- Prompt -
Using the entries below, output each line exactly from the first through the one that contains "(l^3 + 2*l^2".

Collected data entries
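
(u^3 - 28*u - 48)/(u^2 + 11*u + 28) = (u^2 - 4*u - 12)/(u + 7)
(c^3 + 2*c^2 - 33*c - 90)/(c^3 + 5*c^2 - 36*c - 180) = (c + 3)/(c + 6)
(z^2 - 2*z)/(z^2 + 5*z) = (z - 2)/(z + 5)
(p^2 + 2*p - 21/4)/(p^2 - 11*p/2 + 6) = (p + 7/2)/(p - 4)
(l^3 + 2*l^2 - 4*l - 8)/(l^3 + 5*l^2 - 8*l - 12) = (l^2 + 4*l + 4)/(l^2 + 7*l + 6)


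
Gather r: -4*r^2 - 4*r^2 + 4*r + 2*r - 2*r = -8*r^2 + 4*r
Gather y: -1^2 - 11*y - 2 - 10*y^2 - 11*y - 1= -10*y^2 - 22*y - 4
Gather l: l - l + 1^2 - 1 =0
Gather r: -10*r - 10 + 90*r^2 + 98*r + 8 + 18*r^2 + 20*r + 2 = 108*r^2 + 108*r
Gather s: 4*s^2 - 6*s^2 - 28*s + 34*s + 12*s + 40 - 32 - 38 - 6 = -2*s^2 + 18*s - 36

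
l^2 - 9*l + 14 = (l - 7)*(l - 2)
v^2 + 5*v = v*(v + 5)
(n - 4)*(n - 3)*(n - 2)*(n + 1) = n^4 - 8*n^3 + 17*n^2 + 2*n - 24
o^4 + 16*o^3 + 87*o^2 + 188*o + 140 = (o + 2)^2*(o + 5)*(o + 7)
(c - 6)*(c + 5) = c^2 - c - 30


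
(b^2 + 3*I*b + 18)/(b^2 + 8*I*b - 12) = (b - 3*I)/(b + 2*I)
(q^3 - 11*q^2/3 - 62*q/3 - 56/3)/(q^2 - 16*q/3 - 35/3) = (3*q^2 + 10*q + 8)/(3*q + 5)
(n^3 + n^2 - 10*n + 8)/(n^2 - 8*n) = (n^3 + n^2 - 10*n + 8)/(n*(n - 8))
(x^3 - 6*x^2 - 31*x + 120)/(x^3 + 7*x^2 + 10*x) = (x^2 - 11*x + 24)/(x*(x + 2))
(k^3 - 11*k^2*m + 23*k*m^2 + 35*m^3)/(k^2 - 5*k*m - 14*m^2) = (k^2 - 4*k*m - 5*m^2)/(k + 2*m)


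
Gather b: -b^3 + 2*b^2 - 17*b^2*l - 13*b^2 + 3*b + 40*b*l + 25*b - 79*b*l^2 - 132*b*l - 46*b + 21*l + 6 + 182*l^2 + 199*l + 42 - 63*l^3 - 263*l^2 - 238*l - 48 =-b^3 + b^2*(-17*l - 11) + b*(-79*l^2 - 92*l - 18) - 63*l^3 - 81*l^2 - 18*l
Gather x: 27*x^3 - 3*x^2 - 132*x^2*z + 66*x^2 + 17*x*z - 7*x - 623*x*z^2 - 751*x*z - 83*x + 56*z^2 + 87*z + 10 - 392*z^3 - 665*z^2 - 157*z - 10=27*x^3 + x^2*(63 - 132*z) + x*(-623*z^2 - 734*z - 90) - 392*z^3 - 609*z^2 - 70*z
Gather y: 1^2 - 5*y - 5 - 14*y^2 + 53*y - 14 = -14*y^2 + 48*y - 18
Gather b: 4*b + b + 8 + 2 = 5*b + 10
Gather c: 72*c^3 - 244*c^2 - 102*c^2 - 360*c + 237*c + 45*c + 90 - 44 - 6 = 72*c^3 - 346*c^2 - 78*c + 40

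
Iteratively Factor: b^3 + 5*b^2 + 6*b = (b)*(b^2 + 5*b + 6) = b*(b + 2)*(b + 3)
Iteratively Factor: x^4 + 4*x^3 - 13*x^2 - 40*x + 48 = (x - 1)*(x^3 + 5*x^2 - 8*x - 48) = (x - 1)*(x + 4)*(x^2 + x - 12) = (x - 3)*(x - 1)*(x + 4)*(x + 4)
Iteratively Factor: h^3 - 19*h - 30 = (h + 2)*(h^2 - 2*h - 15) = (h - 5)*(h + 2)*(h + 3)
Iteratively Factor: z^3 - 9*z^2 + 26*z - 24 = (z - 3)*(z^2 - 6*z + 8) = (z - 3)*(z - 2)*(z - 4)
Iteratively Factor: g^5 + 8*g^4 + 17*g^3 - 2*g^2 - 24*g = (g)*(g^4 + 8*g^3 + 17*g^2 - 2*g - 24) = g*(g + 3)*(g^3 + 5*g^2 + 2*g - 8) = g*(g + 2)*(g + 3)*(g^2 + 3*g - 4) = g*(g - 1)*(g + 2)*(g + 3)*(g + 4)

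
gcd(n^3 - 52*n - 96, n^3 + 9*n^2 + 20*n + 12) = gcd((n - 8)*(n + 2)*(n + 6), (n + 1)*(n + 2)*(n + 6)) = n^2 + 8*n + 12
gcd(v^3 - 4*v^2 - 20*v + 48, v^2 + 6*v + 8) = v + 4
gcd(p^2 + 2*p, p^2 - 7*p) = p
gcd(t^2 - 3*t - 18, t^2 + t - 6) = t + 3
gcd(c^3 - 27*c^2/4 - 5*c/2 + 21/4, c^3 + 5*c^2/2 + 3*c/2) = c + 1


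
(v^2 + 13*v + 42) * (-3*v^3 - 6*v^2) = -3*v^5 - 45*v^4 - 204*v^3 - 252*v^2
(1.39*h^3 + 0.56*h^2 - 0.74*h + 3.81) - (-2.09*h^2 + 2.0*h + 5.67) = 1.39*h^3 + 2.65*h^2 - 2.74*h - 1.86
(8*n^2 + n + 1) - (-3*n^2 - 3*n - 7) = 11*n^2 + 4*n + 8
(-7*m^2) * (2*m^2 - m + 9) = -14*m^4 + 7*m^3 - 63*m^2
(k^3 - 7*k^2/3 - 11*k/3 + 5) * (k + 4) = k^4 + 5*k^3/3 - 13*k^2 - 29*k/3 + 20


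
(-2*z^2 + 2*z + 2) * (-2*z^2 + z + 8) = 4*z^4 - 6*z^3 - 18*z^2 + 18*z + 16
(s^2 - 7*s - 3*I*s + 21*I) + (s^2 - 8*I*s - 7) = 2*s^2 - 7*s - 11*I*s - 7 + 21*I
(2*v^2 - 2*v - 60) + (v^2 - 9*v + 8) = 3*v^2 - 11*v - 52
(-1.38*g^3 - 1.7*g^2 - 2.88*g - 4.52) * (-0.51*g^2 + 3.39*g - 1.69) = 0.7038*g^5 - 3.8112*g^4 - 1.962*g^3 - 4.585*g^2 - 10.4556*g + 7.6388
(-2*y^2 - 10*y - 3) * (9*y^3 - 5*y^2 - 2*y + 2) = -18*y^5 - 80*y^4 + 27*y^3 + 31*y^2 - 14*y - 6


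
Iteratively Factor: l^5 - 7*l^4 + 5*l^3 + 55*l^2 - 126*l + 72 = (l - 4)*(l^4 - 3*l^3 - 7*l^2 + 27*l - 18) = (l - 4)*(l - 2)*(l^3 - l^2 - 9*l + 9) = (l - 4)*(l - 3)*(l - 2)*(l^2 + 2*l - 3) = (l - 4)*(l - 3)*(l - 2)*(l - 1)*(l + 3)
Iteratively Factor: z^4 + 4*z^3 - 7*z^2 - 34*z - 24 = (z + 4)*(z^3 - 7*z - 6) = (z + 2)*(z + 4)*(z^2 - 2*z - 3) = (z - 3)*(z + 2)*(z + 4)*(z + 1)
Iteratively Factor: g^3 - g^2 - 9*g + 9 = (g - 3)*(g^2 + 2*g - 3) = (g - 3)*(g - 1)*(g + 3)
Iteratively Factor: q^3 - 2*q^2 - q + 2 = (q + 1)*(q^2 - 3*q + 2) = (q - 2)*(q + 1)*(q - 1)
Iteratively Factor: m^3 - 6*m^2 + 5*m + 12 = (m + 1)*(m^2 - 7*m + 12) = (m - 3)*(m + 1)*(m - 4)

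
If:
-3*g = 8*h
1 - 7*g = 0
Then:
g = 1/7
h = -3/56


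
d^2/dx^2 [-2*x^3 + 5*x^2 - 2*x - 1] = 10 - 12*x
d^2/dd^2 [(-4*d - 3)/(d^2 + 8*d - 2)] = 2*(-4*(d + 4)^2*(4*d + 3) + (12*d + 35)*(d^2 + 8*d - 2))/(d^2 + 8*d - 2)^3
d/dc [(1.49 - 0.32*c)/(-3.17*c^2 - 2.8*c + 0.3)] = (-1.0144*c^2 + 9.4466*c + 4.076)/(10.0489*c^4 + 17.752*c^3 + 5.938*c^2 - 1.68*c + 0.09)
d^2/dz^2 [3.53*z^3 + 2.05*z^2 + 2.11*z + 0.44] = 21.18*z + 4.1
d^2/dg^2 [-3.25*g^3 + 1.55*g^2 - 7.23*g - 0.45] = 3.1 - 19.5*g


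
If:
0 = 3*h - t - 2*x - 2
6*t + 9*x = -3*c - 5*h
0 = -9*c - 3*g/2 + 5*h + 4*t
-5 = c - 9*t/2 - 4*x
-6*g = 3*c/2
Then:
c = 15840/7049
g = -3960/7049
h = -2124/7049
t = 36810/7049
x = -28640/7049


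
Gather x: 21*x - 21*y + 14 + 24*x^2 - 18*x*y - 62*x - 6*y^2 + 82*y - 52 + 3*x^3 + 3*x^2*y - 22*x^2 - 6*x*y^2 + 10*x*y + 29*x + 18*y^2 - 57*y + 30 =3*x^3 + x^2*(3*y + 2) + x*(-6*y^2 - 8*y - 12) + 12*y^2 + 4*y - 8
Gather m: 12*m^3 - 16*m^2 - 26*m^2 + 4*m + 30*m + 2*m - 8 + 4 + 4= 12*m^3 - 42*m^2 + 36*m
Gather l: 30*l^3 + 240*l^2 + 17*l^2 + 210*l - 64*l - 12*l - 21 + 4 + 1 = 30*l^3 + 257*l^2 + 134*l - 16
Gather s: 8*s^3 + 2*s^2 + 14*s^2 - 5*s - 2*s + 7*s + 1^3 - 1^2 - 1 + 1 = 8*s^3 + 16*s^2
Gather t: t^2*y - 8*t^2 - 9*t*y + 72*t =t^2*(y - 8) + t*(72 - 9*y)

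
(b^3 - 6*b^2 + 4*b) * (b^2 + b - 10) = b^5 - 5*b^4 - 12*b^3 + 64*b^2 - 40*b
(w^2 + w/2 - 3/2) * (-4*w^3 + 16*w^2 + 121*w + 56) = -4*w^5 + 14*w^4 + 135*w^3 + 185*w^2/2 - 307*w/2 - 84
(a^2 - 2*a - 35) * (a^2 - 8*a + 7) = a^4 - 10*a^3 - 12*a^2 + 266*a - 245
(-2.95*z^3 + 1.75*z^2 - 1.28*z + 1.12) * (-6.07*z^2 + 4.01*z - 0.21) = 17.9065*z^5 - 22.452*z^4 + 15.4066*z^3 - 12.2987*z^2 + 4.76*z - 0.2352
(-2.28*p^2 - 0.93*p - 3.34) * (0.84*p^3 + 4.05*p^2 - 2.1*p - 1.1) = -1.9152*p^5 - 10.0152*p^4 - 1.7841*p^3 - 9.066*p^2 + 8.037*p + 3.674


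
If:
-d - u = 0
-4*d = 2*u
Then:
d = 0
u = 0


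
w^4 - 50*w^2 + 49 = (w - 7)*(w - 1)*(w + 1)*(w + 7)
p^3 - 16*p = p*(p - 4)*(p + 4)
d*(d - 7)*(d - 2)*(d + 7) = d^4 - 2*d^3 - 49*d^2 + 98*d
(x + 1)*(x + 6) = x^2 + 7*x + 6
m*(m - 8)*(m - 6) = m^3 - 14*m^2 + 48*m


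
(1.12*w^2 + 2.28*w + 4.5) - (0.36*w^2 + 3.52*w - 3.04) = 0.76*w^2 - 1.24*w + 7.54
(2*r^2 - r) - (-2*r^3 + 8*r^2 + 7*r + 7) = 2*r^3 - 6*r^2 - 8*r - 7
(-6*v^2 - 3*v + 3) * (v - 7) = -6*v^3 + 39*v^2 + 24*v - 21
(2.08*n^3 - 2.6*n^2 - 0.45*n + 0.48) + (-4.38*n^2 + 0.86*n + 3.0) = 2.08*n^3 - 6.98*n^2 + 0.41*n + 3.48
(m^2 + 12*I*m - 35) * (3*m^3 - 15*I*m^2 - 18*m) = 3*m^5 + 21*I*m^4 + 57*m^3 + 309*I*m^2 + 630*m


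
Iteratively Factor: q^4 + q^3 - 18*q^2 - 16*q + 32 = (q - 4)*(q^3 + 5*q^2 + 2*q - 8) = (q - 4)*(q + 4)*(q^2 + q - 2) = (q - 4)*(q - 1)*(q + 4)*(q + 2)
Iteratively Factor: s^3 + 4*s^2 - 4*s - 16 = (s - 2)*(s^2 + 6*s + 8) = (s - 2)*(s + 2)*(s + 4)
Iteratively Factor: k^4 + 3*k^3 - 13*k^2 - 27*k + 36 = (k - 3)*(k^3 + 6*k^2 + 5*k - 12) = (k - 3)*(k + 3)*(k^2 + 3*k - 4) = (k - 3)*(k - 1)*(k + 3)*(k + 4)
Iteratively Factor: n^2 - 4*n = (n)*(n - 4)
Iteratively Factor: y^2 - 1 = (y - 1)*(y + 1)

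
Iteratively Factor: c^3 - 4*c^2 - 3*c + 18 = (c - 3)*(c^2 - c - 6) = (c - 3)^2*(c + 2)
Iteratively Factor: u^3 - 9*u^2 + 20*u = (u - 4)*(u^2 - 5*u) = (u - 5)*(u - 4)*(u)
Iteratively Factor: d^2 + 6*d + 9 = (d + 3)*(d + 3)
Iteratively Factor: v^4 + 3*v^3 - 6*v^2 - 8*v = (v + 4)*(v^3 - v^2 - 2*v) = (v + 1)*(v + 4)*(v^2 - 2*v) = (v - 2)*(v + 1)*(v + 4)*(v)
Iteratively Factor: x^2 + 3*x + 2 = (x + 1)*(x + 2)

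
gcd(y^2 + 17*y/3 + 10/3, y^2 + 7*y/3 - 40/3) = y + 5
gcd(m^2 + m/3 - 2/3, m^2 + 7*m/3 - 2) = m - 2/3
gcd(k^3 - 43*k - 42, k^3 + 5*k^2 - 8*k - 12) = k^2 + 7*k + 6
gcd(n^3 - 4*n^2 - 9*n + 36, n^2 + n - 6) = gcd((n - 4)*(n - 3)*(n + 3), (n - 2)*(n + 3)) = n + 3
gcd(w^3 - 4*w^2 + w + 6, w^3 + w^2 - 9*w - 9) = w^2 - 2*w - 3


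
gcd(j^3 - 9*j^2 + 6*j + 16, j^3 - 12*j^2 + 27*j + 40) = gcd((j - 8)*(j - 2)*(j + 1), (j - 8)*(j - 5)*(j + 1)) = j^2 - 7*j - 8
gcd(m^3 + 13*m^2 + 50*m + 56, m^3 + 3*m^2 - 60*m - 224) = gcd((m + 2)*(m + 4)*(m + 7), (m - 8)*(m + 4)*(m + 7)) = m^2 + 11*m + 28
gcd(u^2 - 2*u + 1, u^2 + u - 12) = 1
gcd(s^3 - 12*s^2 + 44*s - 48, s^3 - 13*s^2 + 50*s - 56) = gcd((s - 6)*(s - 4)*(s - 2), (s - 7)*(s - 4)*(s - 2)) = s^2 - 6*s + 8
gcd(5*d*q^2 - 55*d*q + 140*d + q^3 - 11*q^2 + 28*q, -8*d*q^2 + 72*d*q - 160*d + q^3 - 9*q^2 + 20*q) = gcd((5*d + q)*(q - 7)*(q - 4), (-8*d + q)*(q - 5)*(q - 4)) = q - 4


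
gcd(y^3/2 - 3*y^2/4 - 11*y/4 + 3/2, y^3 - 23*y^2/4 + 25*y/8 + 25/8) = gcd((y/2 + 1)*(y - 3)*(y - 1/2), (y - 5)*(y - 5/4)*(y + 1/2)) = 1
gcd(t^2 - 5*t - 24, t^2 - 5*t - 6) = 1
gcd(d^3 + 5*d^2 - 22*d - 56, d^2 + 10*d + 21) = d + 7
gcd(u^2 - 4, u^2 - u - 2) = u - 2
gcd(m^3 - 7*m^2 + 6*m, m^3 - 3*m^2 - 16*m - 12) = m - 6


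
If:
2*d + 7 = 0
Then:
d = -7/2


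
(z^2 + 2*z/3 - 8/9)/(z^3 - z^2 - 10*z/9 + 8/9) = (3*z + 4)/(3*z^2 - z - 4)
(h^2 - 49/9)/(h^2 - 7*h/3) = (h + 7/3)/h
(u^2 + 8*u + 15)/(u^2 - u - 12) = (u + 5)/(u - 4)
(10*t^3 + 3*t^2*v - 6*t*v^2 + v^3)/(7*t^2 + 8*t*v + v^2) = (10*t^2 - 7*t*v + v^2)/(7*t + v)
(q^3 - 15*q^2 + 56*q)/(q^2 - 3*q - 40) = q*(q - 7)/(q + 5)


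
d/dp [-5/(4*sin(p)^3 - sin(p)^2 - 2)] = 10*(6*sin(p) - 1)*sin(p)*cos(p)/(-4*sin(p)^3 + sin(p)^2 + 2)^2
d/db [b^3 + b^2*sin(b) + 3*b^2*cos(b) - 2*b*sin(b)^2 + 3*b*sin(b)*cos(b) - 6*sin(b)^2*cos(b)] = -3*b^2*sin(b) + b^2*cos(b) + 3*b^2 + 2*b*sin(b) - 2*b*sin(2*b) + 6*b*cos(b) + 3*b*cos(2*b) + 3*sin(b)/2 + 3*sin(2*b)/2 - 9*sin(3*b)/2 + cos(2*b) - 1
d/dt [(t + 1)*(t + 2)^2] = (t + 2)*(3*t + 4)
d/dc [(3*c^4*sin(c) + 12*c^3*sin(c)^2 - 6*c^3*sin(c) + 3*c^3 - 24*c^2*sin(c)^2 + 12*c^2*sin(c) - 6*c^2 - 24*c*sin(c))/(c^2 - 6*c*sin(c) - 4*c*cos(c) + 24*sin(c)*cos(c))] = 3*(2*c*(-2*c*sin(c) + 3*c*cos(c) - c + 3*sin(c) + 2*cos(c) - 12*cos(2*c))*(c^3*sin(c) + 4*c^2*sin(c)^2 - 2*c^2*sin(c) + c^2 - 8*c*sin(c)^2 + 4*c*sin(c) - 2*c - 8*sin(c)) + (c^2 - 6*c*sin(c) - 4*c*cos(c) + 12*sin(2*c))*(c^4*cos(c) + 4*c^3*sin(c) + 4*c^3*sin(2*c) - 2*c^3*cos(c) - 6*c^2*sin(c) - 8*c^2*sin(2*c) + 4*c^2*cos(c) - 6*c^2*cos(2*c) + 9*c^2 + 8*c*cos(2*c) - 8*sqrt(2)*c*cos(c + pi/4) - 12*c - 8*sin(c)))/((c - 6*sin(c))^2*(c - 4*cos(c))^2)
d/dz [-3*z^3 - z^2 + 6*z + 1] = -9*z^2 - 2*z + 6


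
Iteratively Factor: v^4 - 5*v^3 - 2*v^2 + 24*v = (v - 4)*(v^3 - v^2 - 6*v) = (v - 4)*(v + 2)*(v^2 - 3*v) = (v - 4)*(v - 3)*(v + 2)*(v)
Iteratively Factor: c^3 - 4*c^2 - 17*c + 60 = (c - 3)*(c^2 - c - 20) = (c - 5)*(c - 3)*(c + 4)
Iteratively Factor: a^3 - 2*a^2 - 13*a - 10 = (a + 1)*(a^2 - 3*a - 10) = (a - 5)*(a + 1)*(a + 2)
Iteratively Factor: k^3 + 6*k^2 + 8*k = (k + 2)*(k^2 + 4*k) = k*(k + 2)*(k + 4)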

- Solution to the problem -
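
(u^3 - 28*u - 48)/(u^2 + 11*u + 28) = (u^2 - 4*u - 12)/(u + 7)
(c^3 + 2*c^2 - 33*c - 90)/(c^3 + 5*c^2 - 36*c - 180) = (c + 3)/(c + 6)
(z^2 - 2*z)/(z^2 + 5*z) = (z - 2)/(z + 5)
(p^2 + 2*p - 21/4)/(p^2 - 11*p/2 + 6) = (p + 7/2)/(p - 4)
(l^3 + 2*l^2 - 4*l - 8)/(l^3 + 5*l^2 - 8*l - 12) = (l^2 + 4*l + 4)/(l^2 + 7*l + 6)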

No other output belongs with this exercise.